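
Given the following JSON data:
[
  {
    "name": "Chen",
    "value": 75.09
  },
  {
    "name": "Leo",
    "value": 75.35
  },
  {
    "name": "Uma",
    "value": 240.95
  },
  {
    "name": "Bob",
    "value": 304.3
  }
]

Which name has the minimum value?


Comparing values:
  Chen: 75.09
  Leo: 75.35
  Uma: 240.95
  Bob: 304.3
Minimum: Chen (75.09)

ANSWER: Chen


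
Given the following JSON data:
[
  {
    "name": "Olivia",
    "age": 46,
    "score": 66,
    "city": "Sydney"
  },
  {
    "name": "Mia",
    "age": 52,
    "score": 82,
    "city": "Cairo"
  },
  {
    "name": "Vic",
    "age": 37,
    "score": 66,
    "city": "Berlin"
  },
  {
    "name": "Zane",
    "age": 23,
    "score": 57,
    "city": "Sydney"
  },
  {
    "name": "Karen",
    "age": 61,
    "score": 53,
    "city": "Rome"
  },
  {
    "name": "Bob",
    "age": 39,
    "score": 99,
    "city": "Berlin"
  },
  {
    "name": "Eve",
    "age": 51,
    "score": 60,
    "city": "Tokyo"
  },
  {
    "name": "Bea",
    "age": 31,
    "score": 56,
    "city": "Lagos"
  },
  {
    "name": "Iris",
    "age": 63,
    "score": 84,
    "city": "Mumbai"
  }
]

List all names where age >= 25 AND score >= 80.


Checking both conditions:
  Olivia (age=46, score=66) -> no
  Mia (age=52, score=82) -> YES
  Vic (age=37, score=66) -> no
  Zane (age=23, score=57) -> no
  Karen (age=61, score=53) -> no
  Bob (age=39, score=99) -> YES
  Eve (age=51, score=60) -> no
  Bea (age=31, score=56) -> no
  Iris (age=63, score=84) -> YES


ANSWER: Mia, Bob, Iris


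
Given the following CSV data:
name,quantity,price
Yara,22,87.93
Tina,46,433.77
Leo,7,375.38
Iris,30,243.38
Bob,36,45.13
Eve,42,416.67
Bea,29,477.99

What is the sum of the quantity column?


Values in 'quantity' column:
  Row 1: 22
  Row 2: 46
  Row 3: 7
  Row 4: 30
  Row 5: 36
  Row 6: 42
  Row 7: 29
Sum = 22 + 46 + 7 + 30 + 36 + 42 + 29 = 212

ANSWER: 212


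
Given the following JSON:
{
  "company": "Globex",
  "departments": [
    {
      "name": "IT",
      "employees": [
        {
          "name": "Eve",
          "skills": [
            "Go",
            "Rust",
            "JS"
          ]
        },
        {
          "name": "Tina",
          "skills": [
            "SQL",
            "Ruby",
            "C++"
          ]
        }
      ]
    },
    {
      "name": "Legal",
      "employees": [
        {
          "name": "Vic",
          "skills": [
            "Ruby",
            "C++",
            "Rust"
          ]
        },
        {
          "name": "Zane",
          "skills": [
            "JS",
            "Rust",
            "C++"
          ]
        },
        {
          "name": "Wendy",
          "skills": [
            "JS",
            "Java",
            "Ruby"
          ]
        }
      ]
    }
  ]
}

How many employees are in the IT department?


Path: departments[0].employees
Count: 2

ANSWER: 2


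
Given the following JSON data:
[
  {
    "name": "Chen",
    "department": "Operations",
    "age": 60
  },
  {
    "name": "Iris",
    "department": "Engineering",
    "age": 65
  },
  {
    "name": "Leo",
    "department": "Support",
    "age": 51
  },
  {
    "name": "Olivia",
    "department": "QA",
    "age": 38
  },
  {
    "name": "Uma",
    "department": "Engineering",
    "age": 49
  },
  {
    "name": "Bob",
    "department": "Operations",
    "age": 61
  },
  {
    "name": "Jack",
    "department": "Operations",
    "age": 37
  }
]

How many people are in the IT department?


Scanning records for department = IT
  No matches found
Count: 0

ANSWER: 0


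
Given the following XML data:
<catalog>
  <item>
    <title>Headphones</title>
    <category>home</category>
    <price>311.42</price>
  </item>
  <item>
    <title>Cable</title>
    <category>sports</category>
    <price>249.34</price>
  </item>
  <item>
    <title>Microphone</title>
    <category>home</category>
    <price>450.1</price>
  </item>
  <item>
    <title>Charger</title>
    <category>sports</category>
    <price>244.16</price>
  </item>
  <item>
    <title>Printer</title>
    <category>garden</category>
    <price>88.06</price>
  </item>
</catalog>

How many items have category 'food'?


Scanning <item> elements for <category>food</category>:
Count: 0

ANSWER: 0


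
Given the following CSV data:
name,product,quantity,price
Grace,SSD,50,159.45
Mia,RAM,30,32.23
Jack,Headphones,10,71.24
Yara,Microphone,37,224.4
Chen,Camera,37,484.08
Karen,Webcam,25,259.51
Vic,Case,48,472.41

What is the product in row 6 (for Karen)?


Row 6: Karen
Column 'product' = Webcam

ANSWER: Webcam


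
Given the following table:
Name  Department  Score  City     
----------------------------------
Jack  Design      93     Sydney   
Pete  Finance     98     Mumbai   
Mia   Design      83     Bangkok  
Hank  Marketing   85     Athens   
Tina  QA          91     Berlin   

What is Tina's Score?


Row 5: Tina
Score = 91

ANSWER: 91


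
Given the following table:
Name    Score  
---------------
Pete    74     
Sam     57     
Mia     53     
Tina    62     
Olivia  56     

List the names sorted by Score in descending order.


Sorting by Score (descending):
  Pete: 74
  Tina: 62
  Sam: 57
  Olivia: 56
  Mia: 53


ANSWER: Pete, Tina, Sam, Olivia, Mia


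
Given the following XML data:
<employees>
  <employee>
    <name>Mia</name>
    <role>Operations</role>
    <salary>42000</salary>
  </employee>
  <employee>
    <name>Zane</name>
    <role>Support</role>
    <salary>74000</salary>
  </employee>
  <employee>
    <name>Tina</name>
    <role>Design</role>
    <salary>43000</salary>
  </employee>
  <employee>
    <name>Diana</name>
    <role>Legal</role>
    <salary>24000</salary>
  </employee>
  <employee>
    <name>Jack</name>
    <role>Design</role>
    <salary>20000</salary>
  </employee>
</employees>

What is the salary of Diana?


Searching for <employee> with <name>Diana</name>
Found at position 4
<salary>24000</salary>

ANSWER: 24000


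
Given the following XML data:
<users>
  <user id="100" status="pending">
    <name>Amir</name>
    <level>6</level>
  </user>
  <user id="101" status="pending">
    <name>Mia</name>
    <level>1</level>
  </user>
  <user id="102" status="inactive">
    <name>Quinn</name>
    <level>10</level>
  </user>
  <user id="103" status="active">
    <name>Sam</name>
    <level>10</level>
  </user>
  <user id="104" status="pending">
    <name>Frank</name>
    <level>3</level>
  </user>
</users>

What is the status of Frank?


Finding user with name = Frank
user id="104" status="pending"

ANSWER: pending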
● ● ● ● ● ● ●
**Brief**
From the data above, copy each line that has the string "level".

**Solution to this task**
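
    <level>6</level>
    <level>1</level>
    <level>10</level>
    <level>10</level>
    <level>3</level>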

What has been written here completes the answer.